### Dataset records

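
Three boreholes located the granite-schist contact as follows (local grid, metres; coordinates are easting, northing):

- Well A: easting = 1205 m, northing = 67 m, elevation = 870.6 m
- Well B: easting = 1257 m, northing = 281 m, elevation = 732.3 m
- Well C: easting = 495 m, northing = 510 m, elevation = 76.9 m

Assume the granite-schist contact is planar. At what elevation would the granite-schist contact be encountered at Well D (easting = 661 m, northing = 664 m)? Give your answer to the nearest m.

57 m

Two edge vectors: Well A→Well B = (52, 214, -138.3), Well A→Well C = (-710, 443, -793.7).
Normal n = (Well A→Well B) × (Well A→Well C) = (-108584.9, 139465.4, 174976).
So ∂z/∂easting = −n_x/n_z = 0.62057 and ∂z/∂northing = −n_y/n_z = −0.79705.
Intercept c from Well A: 870.6 − 747.79 + 53.40 = 176.22.
At (661, 664): z = 410.2 − 529.2 + 176.22 = 57.2 m.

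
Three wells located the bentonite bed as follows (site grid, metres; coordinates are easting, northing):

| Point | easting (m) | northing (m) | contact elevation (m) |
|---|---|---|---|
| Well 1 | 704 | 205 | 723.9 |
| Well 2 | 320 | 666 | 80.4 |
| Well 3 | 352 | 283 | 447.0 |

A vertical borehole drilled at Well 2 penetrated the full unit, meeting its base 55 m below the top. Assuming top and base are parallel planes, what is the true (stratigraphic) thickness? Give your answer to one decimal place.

Let the plane be z = a·easting + b·northing + c.
Well 2−Well 1: −384a + 461b = −643.5;  Well 3−Well 1: −352a + 78b = −276.9.
Solving gives a = 0.58538, b = −0.90827.
|∇z| = √(a²+b²) = 1.08057, so dip δ = arctan(1.08057) = 47.22°.
True thickness = vertical thickness × cos δ = 55 × cos 47.22° = 37.4 m.

37.4 m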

### Problem statement
The lines of the data, from the first through the one containing "283 | 447.0 |", are to be transcribed exactly.

### Answer to this exercise
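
Three boreholes located the granite-schist contact as follows (local grid, metres; coordinates are easting, northing):

- Well A: easting = 1205 m, northing = 67 m, elevation = 870.6 m
- Well B: easting = 1257 m, northing = 281 m, elevation = 732.3 m
- Well C: easting = 495 m, northing = 510 m, elevation = 76.9 m

Assume the granite-schist contact is planar. At what elevation would the granite-schist contact be encountered at Well D (easting = 661 m, northing = 664 m)? Give your answer to the nearest m.

57 m

Two edge vectors: Well A→Well B = (52, 214, -138.3), Well A→Well C = (-710, 443, -793.7).
Normal n = (Well A→Well B) × (Well A→Well C) = (-108584.9, 139465.4, 174976).
So ∂z/∂easting = −n_x/n_z = 0.62057 and ∂z/∂northing = −n_y/n_z = −0.79705.
Intercept c from Well A: 870.6 − 747.79 + 53.40 = 176.22.
At (661, 664): z = 410.2 − 529.2 + 176.22 = 57.2 m.

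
Three wells located the bentonite bed as follows (site grid, metres; coordinates are easting, northing):

| Point | easting (m) | northing (m) | contact elevation (m) |
|---|---|---|---|
| Well 1 | 704 | 205 | 723.9 |
| Well 2 | 320 | 666 | 80.4 |
| Well 3 | 352 | 283 | 447.0 |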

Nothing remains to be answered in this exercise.